▶ Exercise brief: Find the line containing "What is $\left(-55\right)" in the records below. Copy exactly that line and each one after it, ending at the line containing "Answer: $348040$", and nothing more.

·····

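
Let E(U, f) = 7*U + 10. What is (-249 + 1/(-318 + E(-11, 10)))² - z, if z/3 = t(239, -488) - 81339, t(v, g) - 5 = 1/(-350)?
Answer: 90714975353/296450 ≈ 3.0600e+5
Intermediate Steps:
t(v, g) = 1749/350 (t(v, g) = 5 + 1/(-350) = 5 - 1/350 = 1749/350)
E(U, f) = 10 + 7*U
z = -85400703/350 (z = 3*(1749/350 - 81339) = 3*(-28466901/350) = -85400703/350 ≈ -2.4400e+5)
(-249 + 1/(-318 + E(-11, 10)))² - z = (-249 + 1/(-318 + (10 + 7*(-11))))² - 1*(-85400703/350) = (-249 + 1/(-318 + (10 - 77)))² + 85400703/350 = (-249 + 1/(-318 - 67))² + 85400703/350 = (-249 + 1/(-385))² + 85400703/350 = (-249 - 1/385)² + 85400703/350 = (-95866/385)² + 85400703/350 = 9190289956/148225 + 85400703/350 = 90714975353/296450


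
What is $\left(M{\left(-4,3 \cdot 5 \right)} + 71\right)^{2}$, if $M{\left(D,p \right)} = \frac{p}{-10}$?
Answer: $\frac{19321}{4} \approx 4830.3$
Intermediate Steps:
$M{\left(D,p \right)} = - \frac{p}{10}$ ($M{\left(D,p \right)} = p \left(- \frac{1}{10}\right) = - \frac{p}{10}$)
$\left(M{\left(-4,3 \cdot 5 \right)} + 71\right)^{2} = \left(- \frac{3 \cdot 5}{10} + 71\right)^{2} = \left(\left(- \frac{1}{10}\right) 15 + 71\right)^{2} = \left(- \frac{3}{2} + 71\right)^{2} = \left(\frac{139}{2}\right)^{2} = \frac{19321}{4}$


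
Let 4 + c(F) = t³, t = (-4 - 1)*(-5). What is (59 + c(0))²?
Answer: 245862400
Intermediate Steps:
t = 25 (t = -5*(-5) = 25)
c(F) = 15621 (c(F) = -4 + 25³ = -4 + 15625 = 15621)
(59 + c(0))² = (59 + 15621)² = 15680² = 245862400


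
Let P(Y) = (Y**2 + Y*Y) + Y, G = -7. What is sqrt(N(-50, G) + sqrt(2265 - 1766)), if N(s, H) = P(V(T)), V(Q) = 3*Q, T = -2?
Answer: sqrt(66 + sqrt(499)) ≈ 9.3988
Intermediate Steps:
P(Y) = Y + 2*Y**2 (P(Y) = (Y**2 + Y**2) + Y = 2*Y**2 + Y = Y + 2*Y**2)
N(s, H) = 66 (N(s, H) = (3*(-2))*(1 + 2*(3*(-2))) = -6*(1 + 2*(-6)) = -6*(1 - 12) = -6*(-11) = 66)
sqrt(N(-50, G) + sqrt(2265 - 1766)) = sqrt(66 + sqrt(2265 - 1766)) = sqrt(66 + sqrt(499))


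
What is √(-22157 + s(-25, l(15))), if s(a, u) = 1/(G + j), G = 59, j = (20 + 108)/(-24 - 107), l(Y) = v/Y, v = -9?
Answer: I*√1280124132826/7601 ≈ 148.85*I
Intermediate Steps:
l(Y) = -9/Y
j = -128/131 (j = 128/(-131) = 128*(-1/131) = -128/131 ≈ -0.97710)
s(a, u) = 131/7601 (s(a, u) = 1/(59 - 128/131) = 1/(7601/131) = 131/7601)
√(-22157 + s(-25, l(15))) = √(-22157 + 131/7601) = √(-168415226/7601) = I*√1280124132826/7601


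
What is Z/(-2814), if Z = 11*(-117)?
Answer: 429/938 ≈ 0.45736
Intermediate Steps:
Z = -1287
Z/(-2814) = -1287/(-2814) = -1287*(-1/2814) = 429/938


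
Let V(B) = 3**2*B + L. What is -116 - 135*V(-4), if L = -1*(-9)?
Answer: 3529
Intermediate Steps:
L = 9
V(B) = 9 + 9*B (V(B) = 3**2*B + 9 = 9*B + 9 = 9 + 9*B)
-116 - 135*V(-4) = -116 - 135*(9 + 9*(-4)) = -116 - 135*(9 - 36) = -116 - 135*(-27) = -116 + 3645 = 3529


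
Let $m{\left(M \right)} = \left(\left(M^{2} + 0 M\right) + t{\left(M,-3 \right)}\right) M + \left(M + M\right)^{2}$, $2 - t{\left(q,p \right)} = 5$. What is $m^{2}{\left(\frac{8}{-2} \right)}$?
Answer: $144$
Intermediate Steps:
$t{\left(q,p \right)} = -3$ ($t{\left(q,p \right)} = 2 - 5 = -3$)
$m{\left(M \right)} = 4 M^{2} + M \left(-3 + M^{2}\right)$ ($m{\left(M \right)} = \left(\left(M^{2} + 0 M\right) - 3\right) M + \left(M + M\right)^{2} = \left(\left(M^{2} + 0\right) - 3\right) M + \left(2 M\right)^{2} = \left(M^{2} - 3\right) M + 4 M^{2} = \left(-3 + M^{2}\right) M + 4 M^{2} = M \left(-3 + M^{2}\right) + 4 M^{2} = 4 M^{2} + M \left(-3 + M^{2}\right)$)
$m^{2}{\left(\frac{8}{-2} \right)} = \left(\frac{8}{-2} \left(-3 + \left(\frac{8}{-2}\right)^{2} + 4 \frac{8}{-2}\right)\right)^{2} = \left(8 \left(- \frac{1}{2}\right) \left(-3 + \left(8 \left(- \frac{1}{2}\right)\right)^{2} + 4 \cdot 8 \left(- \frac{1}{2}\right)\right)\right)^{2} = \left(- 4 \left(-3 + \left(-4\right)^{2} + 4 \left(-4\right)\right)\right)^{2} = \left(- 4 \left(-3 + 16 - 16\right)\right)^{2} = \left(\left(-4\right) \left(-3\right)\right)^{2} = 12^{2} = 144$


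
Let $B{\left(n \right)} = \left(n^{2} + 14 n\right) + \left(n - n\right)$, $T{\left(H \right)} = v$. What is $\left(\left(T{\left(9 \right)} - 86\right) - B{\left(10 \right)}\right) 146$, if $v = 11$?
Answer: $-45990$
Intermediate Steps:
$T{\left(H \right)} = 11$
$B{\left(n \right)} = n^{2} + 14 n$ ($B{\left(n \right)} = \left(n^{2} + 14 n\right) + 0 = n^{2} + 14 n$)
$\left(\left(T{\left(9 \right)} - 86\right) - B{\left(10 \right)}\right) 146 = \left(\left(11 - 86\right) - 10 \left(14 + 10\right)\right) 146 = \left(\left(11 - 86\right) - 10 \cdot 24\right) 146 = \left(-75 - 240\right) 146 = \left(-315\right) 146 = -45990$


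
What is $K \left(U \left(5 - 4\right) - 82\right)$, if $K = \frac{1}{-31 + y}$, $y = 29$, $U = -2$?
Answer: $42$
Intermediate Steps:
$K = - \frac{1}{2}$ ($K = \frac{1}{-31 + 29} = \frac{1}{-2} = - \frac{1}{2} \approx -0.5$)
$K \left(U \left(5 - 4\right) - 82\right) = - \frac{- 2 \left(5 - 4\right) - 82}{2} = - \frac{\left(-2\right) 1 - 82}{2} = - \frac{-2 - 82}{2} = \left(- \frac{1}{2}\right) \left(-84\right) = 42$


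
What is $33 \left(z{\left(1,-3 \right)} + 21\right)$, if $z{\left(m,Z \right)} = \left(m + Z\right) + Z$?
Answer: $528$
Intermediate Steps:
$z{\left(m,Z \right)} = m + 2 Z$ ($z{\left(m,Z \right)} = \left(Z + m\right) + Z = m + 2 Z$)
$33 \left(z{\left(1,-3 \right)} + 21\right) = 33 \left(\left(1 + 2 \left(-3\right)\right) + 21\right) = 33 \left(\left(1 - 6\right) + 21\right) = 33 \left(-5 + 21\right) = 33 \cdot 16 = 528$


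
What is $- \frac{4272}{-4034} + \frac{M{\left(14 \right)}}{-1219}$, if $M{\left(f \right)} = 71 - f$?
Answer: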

·····

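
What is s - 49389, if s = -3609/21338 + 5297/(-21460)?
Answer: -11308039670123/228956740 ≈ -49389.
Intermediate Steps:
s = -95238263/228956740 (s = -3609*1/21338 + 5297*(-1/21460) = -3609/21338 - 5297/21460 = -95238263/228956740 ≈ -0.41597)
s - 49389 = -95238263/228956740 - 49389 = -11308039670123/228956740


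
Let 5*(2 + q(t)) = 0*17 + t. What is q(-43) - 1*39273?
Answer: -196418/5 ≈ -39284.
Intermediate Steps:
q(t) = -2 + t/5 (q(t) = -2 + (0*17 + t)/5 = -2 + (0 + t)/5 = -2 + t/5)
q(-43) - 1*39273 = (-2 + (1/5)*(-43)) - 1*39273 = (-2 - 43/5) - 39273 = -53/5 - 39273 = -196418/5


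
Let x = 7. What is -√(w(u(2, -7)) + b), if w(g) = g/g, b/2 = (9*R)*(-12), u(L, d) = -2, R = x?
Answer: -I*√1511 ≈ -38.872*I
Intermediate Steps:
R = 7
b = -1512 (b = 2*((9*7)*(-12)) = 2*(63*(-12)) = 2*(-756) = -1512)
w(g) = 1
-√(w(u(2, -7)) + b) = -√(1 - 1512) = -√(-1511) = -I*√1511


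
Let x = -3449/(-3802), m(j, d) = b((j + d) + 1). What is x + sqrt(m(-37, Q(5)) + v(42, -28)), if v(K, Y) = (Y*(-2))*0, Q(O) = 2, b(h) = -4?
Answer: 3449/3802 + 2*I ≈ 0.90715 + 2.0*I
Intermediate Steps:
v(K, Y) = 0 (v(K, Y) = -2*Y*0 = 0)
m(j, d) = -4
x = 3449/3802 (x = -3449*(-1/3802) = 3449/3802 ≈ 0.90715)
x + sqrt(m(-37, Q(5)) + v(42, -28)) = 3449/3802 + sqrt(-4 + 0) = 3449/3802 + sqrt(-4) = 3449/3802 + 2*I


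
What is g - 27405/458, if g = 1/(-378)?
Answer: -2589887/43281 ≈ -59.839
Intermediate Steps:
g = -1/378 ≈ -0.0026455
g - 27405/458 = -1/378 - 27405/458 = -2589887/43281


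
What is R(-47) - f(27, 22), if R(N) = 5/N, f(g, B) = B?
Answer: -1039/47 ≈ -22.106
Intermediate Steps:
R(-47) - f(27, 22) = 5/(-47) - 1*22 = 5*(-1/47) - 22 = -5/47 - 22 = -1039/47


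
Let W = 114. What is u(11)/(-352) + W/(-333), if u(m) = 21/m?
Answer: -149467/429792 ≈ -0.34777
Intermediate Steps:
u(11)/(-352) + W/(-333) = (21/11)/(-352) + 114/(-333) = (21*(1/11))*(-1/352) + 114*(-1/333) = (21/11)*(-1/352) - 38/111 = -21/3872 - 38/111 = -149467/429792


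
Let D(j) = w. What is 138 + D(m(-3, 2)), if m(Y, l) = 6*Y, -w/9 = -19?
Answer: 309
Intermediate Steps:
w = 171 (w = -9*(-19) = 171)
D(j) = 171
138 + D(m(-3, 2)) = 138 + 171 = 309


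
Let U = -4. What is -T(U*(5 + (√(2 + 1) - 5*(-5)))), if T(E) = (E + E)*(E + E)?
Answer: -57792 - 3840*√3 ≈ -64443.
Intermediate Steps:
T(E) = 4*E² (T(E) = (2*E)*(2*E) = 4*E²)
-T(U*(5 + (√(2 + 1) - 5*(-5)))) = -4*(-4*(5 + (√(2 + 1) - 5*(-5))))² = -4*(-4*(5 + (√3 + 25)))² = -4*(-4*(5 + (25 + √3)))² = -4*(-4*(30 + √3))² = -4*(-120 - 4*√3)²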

·····

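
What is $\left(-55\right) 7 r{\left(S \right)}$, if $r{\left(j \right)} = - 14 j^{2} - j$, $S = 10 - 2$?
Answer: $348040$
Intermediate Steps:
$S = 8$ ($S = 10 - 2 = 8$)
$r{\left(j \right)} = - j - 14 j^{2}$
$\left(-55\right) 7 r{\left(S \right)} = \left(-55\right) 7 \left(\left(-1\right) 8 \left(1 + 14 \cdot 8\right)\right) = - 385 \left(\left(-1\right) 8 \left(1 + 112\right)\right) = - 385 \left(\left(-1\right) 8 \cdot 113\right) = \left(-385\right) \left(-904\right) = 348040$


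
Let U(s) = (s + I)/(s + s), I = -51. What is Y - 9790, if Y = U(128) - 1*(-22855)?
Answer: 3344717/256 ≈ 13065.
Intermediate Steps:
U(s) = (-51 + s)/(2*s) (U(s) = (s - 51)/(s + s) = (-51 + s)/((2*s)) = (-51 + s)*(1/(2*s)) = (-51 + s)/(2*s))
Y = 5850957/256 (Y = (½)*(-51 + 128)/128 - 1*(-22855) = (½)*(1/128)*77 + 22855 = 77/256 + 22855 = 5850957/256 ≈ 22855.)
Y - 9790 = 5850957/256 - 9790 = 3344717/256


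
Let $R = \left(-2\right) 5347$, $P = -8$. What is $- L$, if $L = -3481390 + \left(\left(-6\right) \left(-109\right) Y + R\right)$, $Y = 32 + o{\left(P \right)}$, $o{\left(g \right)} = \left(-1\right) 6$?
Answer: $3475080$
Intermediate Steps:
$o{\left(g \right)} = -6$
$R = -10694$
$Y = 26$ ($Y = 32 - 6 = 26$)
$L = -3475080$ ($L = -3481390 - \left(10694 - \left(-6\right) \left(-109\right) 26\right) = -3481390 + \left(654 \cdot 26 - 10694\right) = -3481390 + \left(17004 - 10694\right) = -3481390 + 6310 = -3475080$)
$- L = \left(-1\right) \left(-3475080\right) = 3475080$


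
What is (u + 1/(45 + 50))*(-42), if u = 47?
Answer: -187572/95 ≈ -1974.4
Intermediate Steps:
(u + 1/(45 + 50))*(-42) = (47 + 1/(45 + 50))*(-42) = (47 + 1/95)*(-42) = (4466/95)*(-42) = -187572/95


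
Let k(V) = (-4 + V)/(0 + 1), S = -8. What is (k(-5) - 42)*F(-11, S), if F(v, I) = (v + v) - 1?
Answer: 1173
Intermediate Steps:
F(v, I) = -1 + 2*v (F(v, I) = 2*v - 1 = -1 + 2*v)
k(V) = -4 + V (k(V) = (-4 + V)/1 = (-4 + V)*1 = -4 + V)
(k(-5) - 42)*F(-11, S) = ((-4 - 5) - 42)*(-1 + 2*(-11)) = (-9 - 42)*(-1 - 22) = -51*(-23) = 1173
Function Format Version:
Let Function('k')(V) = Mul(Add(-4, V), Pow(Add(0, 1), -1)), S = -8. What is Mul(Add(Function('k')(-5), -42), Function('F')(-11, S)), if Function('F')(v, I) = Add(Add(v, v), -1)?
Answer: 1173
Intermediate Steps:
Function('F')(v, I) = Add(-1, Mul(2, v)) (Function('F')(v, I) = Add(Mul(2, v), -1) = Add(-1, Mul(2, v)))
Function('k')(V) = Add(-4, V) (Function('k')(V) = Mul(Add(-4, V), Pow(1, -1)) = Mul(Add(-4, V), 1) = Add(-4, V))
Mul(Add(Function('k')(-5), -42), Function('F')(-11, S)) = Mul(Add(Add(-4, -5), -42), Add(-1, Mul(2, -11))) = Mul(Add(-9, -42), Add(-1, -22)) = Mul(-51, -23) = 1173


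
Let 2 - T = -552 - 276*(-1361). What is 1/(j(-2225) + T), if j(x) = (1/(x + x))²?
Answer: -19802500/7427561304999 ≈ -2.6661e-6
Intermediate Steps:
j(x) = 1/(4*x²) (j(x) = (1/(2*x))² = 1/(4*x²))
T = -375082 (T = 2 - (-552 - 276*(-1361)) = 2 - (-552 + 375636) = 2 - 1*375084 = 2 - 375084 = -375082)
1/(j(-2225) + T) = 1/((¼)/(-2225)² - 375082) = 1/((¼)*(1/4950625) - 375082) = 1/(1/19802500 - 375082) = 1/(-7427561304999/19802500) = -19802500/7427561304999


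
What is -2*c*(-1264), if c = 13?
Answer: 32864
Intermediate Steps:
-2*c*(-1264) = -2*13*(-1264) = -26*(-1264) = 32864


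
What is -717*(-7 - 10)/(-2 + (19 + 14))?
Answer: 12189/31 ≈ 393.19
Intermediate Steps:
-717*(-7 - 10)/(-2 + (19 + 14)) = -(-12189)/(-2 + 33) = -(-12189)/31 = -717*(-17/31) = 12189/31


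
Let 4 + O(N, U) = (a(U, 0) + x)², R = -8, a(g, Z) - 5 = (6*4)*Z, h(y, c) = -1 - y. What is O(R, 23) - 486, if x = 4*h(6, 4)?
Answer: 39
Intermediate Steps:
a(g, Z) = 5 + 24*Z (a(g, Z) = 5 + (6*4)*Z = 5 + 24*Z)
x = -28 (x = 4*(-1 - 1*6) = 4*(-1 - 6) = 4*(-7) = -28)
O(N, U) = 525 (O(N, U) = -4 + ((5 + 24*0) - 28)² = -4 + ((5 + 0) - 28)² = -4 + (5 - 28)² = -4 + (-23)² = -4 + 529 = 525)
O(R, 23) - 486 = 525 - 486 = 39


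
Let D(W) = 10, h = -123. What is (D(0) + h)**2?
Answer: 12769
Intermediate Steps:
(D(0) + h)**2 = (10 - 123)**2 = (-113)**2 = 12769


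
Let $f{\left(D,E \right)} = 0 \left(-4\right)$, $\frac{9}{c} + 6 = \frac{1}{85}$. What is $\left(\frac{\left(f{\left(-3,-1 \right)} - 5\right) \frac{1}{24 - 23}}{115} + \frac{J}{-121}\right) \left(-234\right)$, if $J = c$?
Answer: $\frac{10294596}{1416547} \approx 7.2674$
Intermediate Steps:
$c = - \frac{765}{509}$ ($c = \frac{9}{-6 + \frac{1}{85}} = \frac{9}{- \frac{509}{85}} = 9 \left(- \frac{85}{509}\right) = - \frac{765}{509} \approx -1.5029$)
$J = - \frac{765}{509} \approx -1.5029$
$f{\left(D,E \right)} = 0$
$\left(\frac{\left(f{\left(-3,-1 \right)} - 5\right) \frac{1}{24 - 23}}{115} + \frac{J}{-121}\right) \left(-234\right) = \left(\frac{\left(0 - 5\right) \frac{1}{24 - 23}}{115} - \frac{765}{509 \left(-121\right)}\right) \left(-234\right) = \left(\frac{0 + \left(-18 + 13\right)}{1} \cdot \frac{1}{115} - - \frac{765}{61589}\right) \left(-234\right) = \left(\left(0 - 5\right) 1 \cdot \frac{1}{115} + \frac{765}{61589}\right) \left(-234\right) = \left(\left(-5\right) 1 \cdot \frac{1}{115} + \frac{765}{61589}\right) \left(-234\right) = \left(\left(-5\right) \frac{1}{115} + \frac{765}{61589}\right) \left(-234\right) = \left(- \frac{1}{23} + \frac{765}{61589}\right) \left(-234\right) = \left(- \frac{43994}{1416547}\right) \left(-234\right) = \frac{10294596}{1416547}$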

·····

▶ Task answer:
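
What is $\left(-55\right) 7 r{\left(S \right)}$, if $r{\left(j \right)} = - 14 j^{2} - j$, $S = 10 - 2$?
Answer: $348040$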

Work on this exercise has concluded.